• **Activity**
Everything from the line containing "3. /p/ is not permitted in coda position." through the line containing "Syllable divisions are indicated by '.'." in the listing below should be copied exactly, and nothing more.

....

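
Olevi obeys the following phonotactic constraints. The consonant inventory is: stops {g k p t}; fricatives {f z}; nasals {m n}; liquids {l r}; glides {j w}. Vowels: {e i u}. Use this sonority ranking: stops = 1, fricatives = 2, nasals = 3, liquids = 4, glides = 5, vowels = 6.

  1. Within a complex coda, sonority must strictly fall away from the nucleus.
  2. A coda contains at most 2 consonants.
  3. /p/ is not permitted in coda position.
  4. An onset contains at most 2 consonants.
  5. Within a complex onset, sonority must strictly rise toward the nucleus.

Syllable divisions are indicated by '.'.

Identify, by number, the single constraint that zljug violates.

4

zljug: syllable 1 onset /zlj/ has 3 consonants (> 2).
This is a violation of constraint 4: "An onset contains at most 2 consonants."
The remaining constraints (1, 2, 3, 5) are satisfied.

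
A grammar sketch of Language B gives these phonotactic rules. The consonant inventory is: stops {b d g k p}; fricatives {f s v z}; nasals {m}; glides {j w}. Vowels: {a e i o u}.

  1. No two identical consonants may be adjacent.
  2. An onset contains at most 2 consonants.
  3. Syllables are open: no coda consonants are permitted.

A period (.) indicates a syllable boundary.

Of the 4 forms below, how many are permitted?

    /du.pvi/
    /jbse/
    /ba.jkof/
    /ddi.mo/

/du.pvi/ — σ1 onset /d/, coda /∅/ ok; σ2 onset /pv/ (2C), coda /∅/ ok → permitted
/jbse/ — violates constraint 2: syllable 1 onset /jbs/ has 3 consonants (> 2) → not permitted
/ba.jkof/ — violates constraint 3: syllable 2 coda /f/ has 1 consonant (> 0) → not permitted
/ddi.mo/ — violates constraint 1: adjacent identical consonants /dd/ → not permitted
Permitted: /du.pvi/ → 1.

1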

....

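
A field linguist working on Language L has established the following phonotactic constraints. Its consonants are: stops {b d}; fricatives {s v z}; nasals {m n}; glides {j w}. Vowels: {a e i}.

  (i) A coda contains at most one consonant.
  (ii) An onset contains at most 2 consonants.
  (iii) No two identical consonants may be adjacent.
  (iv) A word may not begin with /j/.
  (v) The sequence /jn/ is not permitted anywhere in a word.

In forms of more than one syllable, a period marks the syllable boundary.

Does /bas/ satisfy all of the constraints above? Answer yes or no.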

....

• **Your response**
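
  3. /p/ is not permitted in coda position.
  4. An onset contains at most 2 consonants.
  5. Within a complex onset, sonority must strictly rise toward the nucleus.

Syllable divisions are indicated by '.'.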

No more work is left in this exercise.